### [About this task]
When the line containing "Let j = (-50260" appears in the entries below, begin printing there and stop after the line containing "Answer: 3972761548830761/4653151297211054 ≈"; print each of those lines exactly and no other line.

### [Material for the task]
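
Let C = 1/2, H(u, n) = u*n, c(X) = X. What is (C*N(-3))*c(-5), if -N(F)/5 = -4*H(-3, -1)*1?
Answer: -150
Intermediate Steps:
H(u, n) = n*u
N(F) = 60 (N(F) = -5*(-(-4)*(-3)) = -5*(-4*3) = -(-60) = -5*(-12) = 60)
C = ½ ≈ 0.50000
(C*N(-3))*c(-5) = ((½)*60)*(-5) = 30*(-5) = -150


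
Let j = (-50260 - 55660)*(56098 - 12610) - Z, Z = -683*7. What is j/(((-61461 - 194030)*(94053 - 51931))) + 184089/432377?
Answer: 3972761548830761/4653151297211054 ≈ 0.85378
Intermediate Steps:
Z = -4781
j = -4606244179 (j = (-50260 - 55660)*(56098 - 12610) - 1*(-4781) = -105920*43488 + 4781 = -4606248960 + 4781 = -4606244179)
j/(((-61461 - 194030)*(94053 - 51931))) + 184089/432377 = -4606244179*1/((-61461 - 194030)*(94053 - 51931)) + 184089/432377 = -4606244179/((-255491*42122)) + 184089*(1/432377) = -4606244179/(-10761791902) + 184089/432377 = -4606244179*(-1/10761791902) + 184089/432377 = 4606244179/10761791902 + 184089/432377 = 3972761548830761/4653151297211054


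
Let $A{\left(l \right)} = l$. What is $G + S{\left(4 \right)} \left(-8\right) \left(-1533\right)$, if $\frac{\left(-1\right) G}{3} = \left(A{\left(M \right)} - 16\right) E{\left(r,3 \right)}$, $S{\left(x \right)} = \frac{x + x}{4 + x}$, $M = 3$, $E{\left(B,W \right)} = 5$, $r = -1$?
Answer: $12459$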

* * *

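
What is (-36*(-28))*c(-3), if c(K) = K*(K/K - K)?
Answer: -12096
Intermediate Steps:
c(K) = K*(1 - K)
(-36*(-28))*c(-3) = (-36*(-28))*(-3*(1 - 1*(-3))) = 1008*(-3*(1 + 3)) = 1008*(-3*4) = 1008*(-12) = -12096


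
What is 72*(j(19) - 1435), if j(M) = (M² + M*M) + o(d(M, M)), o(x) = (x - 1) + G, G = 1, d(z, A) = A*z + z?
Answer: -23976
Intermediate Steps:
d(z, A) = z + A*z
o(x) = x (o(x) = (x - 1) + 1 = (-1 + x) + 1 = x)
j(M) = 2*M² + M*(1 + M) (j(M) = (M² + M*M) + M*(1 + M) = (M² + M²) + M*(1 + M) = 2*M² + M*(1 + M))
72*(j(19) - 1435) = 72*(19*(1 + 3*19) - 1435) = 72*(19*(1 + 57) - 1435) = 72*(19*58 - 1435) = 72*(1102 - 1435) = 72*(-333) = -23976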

==

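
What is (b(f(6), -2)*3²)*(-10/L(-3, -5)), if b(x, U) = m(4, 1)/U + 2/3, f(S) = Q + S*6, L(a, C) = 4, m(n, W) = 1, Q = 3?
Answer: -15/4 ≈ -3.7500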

### [Solution for this exercise]
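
Let j = (-50260 - 55660)*(56098 - 12610) - Z, Z = -683*7. What is j/(((-61461 - 194030)*(94053 - 51931))) + 184089/432377?
Answer: 3972761548830761/4653151297211054 ≈ 0.85378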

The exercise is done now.